§ What is required
Below are the records; give again exactly the line with "C2: capacitance = 2", the line with "C2: capacitance = 6 μF, initial charge = 8", and each line that lies between them, and nothing besides.

§ Supplied records

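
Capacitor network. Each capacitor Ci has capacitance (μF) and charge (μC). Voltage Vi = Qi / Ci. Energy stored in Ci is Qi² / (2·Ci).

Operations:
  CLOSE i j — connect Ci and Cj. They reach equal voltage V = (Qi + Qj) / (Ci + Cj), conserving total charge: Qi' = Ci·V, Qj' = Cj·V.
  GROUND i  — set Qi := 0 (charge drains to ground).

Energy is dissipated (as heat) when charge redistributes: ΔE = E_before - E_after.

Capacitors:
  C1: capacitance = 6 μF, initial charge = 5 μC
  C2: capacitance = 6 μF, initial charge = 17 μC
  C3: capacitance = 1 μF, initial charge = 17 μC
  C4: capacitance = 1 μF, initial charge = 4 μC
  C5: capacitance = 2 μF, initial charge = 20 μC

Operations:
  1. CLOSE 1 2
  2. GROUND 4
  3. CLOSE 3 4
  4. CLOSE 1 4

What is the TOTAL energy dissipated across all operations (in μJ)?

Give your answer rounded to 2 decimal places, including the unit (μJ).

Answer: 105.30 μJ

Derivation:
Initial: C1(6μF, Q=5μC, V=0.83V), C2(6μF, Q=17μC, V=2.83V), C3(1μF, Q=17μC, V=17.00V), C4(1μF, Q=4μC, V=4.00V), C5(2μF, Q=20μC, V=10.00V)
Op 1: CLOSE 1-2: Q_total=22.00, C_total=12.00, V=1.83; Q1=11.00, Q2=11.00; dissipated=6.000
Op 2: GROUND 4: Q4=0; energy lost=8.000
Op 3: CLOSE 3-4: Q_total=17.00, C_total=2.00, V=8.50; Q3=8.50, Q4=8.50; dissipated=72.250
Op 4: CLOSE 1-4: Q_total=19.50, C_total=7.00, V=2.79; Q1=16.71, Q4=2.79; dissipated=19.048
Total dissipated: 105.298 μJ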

* * *

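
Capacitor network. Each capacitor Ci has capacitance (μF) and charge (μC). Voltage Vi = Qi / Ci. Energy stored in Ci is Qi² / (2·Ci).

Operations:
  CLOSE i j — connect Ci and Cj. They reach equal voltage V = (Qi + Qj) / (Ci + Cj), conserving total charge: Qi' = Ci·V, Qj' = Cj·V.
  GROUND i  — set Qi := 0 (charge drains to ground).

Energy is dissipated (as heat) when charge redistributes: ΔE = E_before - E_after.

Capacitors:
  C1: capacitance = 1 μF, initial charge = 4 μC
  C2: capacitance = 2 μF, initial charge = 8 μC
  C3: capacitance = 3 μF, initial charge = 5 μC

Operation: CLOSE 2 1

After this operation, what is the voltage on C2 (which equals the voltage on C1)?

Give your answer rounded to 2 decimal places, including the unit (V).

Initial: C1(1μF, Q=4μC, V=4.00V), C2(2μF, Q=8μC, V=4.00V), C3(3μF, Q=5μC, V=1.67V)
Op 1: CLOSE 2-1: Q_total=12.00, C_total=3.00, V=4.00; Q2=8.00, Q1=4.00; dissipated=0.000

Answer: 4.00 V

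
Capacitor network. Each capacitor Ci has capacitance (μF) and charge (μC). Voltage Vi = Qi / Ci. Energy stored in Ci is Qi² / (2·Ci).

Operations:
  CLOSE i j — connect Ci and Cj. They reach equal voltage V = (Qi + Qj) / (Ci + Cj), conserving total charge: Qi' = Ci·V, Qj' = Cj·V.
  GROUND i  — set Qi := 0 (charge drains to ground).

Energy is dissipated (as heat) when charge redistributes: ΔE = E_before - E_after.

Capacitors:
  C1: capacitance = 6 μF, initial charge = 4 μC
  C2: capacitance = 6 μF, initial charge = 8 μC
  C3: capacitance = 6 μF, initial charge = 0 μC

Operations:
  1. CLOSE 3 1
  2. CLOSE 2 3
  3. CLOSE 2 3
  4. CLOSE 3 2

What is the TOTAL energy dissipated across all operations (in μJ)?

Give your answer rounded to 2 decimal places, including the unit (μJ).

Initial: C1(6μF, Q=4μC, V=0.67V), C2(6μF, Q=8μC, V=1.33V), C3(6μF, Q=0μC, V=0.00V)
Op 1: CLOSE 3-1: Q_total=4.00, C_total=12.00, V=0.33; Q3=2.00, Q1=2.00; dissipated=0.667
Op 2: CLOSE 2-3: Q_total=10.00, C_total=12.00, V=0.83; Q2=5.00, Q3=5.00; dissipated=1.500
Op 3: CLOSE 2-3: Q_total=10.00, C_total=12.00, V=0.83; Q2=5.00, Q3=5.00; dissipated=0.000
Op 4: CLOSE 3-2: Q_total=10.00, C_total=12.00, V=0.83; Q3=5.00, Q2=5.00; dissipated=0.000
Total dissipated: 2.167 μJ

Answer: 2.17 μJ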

§ Task solution
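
  C2: capacitance = 2 μF, initial charge = 8 μC
  C3: capacitance = 3 μF, initial charge = 5 μC

Operation: CLOSE 2 1

After this operation, what is the voltage on C2 (which equals the voltage on C1)?

Give your answer rounded to 2 decimal places, including the unit (V).

Initial: C1(1μF, Q=4μC, V=4.00V), C2(2μF, Q=8μC, V=4.00V), C3(3μF, Q=5μC, V=1.67V)
Op 1: CLOSE 2-1: Q_total=12.00, C_total=3.00, V=4.00; Q2=8.00, Q1=4.00; dissipated=0.000

Answer: 4.00 V

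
Capacitor network. Each capacitor Ci has capacitance (μF) and charge (μC). Voltage Vi = Qi / Ci. Energy stored in Ci is Qi² / (2·Ci).

Operations:
  CLOSE i j — connect Ci and Cj. They reach equal voltage V = (Qi + Qj) / (Ci + Cj), conserving total charge: Qi' = Ci·V, Qj' = Cj·V.
  GROUND i  — set Qi := 0 (charge drains to ground).

Energy is dissipated (as heat) when charge redistributes: ΔE = E_before - E_after.

Capacitors:
  C1: capacitance = 6 μF, initial charge = 4 μC
  C2: capacitance = 6 μF, initial charge = 8 μC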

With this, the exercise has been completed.